■ PROMPT: If a line of the entries below includes the word "Parent", it counts; state the total and nothing further.

■ THE DATA:
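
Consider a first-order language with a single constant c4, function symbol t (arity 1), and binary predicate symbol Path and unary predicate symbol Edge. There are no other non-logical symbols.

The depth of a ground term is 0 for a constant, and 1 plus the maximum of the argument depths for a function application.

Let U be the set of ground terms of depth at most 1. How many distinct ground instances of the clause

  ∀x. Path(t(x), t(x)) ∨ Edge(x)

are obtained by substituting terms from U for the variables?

Ground terms of depth ≤ 1:
  Let N_k count ground terms of depth at most k. Each non-constant term of depth ≤ k is some function symbol applied to depth-≤(k−1) arguments, giving N_k = 1 + N_{k-1}.
  N_0 = 1
  N_1 = 1 + 1 = 2
So there are 2 ground terms available for substitution.
The variable x ranges independently over the available ground terms, and distinct assignments produce distinct instances.
Number of ground instances = 2.

2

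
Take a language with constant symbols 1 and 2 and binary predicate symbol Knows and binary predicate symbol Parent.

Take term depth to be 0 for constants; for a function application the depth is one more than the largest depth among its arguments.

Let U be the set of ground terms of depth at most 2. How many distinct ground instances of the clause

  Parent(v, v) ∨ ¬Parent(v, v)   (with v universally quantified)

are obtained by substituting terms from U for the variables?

2

Ground terms of depth ≤ 2:
  With no function symbols every ground term is a constant, so there are exactly 2 ground terms at every depth bound.
  N_0 = 2
  N_1 = 2
  N_2 = 2
  Explicitly: 1, 2.
So there are 2 ground terms available for substitution.
The variable v ranges independently over the available ground terms, and distinct assignments produce distinct instances.
Number of ground instances = 2.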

■ FINISHED EXERCISE: 2